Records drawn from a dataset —
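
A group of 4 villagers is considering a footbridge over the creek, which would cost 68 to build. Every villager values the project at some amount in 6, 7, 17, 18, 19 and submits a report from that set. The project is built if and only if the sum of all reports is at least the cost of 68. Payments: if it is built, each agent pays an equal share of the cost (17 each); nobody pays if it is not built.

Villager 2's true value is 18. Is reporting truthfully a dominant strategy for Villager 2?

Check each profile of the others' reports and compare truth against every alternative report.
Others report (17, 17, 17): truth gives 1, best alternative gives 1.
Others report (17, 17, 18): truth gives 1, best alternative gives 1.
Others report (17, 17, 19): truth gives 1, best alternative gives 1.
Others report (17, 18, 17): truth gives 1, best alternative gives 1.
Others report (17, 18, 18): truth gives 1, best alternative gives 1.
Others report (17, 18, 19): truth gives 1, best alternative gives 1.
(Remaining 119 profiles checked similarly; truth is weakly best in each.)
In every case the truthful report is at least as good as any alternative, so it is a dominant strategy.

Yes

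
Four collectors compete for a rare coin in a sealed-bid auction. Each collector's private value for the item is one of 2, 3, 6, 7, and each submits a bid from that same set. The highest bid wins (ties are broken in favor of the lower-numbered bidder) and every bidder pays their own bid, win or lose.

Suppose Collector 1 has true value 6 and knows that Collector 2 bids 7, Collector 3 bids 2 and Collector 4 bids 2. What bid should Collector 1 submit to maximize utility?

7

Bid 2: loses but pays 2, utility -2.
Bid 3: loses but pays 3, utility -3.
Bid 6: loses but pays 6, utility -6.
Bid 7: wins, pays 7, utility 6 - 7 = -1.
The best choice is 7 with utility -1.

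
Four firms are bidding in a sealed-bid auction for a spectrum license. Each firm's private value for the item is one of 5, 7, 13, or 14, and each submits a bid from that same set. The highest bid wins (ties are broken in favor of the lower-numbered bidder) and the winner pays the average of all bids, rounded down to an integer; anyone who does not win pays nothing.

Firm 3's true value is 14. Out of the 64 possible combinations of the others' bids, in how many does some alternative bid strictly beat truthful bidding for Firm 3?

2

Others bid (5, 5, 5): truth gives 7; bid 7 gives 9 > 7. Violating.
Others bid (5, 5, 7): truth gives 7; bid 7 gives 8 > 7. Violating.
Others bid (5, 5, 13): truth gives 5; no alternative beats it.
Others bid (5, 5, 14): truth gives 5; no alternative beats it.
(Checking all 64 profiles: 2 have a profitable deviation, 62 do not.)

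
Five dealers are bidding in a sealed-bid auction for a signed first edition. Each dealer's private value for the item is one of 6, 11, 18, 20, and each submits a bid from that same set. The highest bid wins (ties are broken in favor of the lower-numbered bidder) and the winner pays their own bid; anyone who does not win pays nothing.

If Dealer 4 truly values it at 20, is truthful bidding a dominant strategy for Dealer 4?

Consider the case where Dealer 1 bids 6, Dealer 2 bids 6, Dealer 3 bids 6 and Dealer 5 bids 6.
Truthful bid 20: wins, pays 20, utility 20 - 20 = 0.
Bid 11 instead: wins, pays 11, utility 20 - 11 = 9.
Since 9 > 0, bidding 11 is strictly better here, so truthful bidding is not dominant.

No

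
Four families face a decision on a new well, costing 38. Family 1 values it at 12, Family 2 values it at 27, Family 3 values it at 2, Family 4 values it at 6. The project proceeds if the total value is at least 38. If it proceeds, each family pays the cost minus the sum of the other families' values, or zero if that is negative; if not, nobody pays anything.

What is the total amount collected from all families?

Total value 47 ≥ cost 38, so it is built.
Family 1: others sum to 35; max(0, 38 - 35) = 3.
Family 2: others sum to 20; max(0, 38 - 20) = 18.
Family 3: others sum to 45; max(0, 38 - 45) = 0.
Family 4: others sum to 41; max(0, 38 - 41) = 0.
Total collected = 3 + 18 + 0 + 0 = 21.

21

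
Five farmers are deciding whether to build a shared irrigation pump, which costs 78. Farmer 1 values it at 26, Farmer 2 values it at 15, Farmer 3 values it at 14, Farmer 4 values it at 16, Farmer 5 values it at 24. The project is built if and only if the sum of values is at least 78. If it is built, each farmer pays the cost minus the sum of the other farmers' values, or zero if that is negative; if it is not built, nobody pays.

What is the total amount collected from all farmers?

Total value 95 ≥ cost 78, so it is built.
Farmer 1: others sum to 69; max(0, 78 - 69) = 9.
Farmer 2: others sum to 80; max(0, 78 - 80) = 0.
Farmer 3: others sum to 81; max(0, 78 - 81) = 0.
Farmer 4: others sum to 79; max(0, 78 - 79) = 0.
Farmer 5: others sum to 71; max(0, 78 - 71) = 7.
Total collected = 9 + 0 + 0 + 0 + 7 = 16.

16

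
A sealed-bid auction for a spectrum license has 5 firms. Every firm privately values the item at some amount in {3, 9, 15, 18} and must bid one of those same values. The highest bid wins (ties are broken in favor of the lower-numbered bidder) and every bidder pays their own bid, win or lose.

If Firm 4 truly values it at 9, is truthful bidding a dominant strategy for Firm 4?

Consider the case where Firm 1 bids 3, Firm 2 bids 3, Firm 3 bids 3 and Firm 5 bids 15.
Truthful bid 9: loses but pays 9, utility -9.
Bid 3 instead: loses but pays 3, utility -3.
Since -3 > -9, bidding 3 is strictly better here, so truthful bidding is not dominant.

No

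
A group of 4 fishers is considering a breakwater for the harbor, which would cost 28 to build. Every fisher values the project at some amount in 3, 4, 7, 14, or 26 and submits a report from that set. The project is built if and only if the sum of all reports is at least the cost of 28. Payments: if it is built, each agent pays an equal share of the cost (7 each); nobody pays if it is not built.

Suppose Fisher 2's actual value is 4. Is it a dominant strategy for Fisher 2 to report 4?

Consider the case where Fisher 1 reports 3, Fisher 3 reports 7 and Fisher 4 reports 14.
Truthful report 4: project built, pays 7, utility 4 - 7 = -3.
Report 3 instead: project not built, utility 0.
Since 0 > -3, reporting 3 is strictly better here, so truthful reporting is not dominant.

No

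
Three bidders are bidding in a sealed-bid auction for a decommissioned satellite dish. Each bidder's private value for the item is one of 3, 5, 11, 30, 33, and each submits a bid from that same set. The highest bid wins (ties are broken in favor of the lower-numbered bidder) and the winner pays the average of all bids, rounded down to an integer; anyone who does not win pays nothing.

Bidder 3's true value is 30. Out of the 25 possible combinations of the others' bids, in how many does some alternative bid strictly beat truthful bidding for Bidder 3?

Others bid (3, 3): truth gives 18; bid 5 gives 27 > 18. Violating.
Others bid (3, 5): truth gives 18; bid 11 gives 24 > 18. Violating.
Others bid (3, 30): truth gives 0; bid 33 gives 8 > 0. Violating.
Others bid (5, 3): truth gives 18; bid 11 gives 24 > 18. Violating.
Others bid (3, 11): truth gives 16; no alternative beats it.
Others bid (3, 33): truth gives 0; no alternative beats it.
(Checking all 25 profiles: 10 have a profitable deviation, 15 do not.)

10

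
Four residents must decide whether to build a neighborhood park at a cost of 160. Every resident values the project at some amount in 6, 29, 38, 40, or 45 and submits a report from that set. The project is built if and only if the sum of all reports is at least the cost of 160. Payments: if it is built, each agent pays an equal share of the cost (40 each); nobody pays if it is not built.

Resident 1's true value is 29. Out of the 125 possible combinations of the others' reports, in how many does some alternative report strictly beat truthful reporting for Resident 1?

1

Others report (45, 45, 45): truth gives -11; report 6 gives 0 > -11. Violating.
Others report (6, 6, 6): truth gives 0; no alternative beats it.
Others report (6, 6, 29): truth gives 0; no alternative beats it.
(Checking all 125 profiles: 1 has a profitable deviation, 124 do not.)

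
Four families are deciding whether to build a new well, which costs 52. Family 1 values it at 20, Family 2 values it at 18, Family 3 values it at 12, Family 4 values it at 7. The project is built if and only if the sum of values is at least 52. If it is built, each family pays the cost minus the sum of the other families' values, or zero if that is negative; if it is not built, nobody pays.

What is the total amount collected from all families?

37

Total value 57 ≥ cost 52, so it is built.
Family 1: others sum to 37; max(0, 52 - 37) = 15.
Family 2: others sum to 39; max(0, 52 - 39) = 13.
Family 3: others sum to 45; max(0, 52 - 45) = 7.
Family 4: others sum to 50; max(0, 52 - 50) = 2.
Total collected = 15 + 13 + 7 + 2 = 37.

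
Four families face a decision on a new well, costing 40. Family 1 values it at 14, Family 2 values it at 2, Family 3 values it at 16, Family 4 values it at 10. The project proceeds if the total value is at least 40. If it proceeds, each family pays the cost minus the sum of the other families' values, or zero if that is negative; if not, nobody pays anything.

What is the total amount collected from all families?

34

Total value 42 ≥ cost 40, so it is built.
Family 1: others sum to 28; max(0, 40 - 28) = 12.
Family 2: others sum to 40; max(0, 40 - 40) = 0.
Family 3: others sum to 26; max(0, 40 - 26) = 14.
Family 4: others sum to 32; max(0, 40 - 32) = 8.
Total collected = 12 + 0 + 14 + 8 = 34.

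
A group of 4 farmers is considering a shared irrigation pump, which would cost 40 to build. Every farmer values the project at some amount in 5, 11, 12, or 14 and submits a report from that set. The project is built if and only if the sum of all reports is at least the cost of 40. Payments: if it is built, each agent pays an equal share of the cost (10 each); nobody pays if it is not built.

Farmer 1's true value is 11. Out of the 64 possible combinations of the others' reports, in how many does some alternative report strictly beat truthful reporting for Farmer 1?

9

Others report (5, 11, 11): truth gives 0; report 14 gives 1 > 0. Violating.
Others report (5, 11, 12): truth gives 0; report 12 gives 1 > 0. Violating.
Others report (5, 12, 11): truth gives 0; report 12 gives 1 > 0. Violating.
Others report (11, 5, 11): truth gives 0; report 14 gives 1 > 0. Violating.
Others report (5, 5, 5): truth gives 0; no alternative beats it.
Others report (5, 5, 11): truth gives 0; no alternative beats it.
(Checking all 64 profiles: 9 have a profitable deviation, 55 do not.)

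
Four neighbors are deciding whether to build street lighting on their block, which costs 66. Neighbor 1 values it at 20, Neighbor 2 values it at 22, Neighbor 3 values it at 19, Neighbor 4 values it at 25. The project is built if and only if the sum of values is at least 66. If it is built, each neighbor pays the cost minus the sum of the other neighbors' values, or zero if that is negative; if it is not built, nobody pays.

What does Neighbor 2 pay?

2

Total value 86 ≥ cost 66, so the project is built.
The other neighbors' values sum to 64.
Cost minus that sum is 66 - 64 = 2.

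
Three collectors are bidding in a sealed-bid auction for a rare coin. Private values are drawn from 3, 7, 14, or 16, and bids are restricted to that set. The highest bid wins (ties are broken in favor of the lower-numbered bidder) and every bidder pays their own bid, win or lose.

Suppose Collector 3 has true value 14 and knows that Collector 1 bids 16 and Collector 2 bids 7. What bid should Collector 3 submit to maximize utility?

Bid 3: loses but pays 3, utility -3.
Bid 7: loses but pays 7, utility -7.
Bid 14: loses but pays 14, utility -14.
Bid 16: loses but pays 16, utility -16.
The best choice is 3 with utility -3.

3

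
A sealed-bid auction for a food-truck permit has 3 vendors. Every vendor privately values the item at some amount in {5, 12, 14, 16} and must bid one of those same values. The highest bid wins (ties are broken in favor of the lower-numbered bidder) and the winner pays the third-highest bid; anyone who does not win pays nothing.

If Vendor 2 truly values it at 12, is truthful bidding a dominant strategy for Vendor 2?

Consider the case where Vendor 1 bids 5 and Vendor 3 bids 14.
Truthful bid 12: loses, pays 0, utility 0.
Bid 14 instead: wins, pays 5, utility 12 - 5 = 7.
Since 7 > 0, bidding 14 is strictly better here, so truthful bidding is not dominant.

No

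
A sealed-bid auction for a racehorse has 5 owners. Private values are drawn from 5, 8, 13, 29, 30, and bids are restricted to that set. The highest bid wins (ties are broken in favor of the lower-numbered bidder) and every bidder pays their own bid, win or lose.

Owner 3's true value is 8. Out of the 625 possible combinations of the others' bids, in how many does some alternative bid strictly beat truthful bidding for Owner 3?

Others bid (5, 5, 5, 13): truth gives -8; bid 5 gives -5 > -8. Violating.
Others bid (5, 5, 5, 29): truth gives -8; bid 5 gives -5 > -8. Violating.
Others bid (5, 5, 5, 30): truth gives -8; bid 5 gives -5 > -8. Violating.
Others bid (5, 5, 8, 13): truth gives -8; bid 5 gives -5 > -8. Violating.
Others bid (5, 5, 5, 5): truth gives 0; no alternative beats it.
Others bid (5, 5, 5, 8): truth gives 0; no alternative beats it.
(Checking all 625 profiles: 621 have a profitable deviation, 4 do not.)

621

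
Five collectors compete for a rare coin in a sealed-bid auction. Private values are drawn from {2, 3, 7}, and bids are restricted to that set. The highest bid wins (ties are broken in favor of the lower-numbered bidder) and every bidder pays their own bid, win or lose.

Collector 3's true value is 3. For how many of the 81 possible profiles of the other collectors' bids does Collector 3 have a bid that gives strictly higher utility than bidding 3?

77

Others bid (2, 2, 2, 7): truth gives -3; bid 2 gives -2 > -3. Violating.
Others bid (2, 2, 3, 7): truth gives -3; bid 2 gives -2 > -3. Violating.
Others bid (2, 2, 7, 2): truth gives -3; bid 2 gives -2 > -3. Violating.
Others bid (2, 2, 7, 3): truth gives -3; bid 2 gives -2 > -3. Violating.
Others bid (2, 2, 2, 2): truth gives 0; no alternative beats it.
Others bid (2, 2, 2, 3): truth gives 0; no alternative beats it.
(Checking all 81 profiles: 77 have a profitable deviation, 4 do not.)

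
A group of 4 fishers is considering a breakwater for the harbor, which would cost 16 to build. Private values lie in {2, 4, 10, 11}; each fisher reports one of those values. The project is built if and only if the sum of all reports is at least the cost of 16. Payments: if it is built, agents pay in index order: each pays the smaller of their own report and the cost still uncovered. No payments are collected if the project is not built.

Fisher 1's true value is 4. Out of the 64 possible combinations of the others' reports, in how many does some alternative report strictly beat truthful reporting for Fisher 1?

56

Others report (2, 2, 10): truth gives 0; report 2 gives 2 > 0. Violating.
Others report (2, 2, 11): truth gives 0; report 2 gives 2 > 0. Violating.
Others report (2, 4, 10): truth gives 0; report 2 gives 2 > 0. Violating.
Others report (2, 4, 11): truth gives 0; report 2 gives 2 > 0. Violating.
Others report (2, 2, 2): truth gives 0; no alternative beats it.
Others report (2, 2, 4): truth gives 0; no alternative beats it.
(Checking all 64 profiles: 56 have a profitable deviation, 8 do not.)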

Problem description —
Begin with the line above that has "Suppose Fisher 2's" and continue through the line that has "Three bidders are", setting each one down exactly. Stop there.

Worked solution —
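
Suppose Fisher 2's actual value is 4. Is it a dominant strategy for Fisher 2 to report 4?

Consider the case where Fisher 1 reports 3, Fisher 3 reports 7 and Fisher 4 reports 14.
Truthful report 4: project built, pays 7, utility 4 - 7 = -3.
Report 3 instead: project not built, utility 0.
Since 0 > -3, reporting 3 is strictly better here, so truthful reporting is not dominant.

No

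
Three bidders are bidding in a sealed-bid auction for a decommissioned satellite dish. Each bidder's private value for the item is one of 3, 5, 11, 30, 33, and each submits a bid from that same set. The highest bid wins (ties are broken in favor of the lower-numbered bidder) and the winner pays the average of all bids, rounded down to an integer; anyone who does not win pays nothing.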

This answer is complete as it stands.